__WHAT YOU HAVE TO DO__
Extract exactly and only the lines of the data below, starting at the line with "Lena | $23815.7 |" and stopping after the final line.

(Source data)
+ + + + + + +
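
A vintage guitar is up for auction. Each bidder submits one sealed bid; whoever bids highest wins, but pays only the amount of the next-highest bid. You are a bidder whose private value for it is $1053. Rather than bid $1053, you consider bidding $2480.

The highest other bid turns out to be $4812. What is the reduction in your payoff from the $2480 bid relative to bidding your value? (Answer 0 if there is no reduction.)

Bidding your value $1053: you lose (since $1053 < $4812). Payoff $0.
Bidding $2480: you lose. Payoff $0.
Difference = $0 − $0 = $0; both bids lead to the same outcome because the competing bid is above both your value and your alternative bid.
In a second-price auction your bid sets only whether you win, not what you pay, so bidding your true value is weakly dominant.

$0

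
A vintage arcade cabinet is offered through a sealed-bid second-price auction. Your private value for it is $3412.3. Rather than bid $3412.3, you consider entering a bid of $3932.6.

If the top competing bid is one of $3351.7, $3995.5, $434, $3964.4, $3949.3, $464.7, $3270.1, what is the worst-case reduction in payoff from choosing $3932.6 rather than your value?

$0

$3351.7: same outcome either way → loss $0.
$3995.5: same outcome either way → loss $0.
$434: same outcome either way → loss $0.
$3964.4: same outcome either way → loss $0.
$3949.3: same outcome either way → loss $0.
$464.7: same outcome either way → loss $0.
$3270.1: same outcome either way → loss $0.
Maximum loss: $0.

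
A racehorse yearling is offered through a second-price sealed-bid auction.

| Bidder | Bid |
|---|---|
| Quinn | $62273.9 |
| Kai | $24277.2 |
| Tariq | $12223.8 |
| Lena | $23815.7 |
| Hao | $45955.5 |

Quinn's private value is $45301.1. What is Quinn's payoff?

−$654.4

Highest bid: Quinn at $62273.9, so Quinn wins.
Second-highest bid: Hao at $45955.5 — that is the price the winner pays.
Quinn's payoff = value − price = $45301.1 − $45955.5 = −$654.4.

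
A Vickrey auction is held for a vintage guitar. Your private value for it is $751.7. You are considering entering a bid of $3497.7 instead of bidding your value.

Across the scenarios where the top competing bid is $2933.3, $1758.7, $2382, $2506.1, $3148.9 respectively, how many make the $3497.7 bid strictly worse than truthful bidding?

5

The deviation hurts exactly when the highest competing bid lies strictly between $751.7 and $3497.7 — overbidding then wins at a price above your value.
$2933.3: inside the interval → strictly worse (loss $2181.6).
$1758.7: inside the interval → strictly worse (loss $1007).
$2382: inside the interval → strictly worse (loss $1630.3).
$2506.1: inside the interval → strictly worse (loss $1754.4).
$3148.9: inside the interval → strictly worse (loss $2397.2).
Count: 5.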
+ + + + + + +
__YOUR RESPONSE__
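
| Lena | $23815.7 |
| Hao | $45955.5 |

Quinn's private value is $45301.1. What is Quinn's payoff?

−$654.4

Highest bid: Quinn at $62273.9, so Quinn wins.
Second-highest bid: Hao at $45955.5 — that is the price the winner pays.
Quinn's payoff = value − price = $45301.1 − $45955.5 = −$654.4.

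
A Vickrey auction is held for a vintage guitar. Your private value for it is $751.7. You are considering entering a bid of $3497.7 instead of bidding your value.

Across the scenarios where the top competing bid is $2933.3, $1758.7, $2382, $2506.1, $3148.9 respectively, how many make the $3497.7 bid strictly worse than truthful bidding?

5

The deviation hurts exactly when the highest competing bid lies strictly between $751.7 and $3497.7 — overbidding then wins at a price above your value.
$2933.3: inside the interval → strictly worse (loss $2181.6).
$1758.7: inside the interval → strictly worse (loss $1007).
$2382: inside the interval → strictly worse (loss $1630.3).
$2506.1: inside the interval → strictly worse (loss $1754.4).
$3148.9: inside the interval → strictly worse (loss $2397.2).
Count: 5.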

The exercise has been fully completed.